■ Task brief ■
The expected answer holds every line from the first line of the data below through the line containing "What does this query return?", exactly as written, and no other line.

++++++++++

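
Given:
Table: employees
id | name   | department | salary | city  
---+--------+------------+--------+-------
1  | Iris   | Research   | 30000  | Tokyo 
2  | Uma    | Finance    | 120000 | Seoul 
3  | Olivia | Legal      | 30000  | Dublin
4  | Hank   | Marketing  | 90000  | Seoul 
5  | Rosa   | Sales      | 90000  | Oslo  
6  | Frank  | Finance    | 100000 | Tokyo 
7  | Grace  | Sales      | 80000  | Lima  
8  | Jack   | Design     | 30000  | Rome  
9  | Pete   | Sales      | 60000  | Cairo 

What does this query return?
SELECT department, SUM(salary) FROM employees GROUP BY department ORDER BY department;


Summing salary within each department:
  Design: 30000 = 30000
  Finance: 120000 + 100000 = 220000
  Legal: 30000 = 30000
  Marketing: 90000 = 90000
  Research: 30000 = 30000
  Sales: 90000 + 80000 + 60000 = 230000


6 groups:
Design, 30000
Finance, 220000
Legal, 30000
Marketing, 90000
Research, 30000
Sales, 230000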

++++++++++

■ Result of this exercise ■
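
Given:
Table: employees
id | name   | department | salary | city  
---+--------+------------+--------+-------
1  | Iris   | Research   | 30000  | Tokyo 
2  | Uma    | Finance    | 120000 | Seoul 
3  | Olivia | Legal      | 30000  | Dublin
4  | Hank   | Marketing  | 90000  | Seoul 
5  | Rosa   | Sales      | 90000  | Oslo  
6  | Frank  | Finance    | 100000 | Tokyo 
7  | Grace  | Sales      | 80000  | Lima  
8  | Jack   | Design     | 30000  | Rome  
9  | Pete   | Sales      | 60000  | Cairo 

What does this query return?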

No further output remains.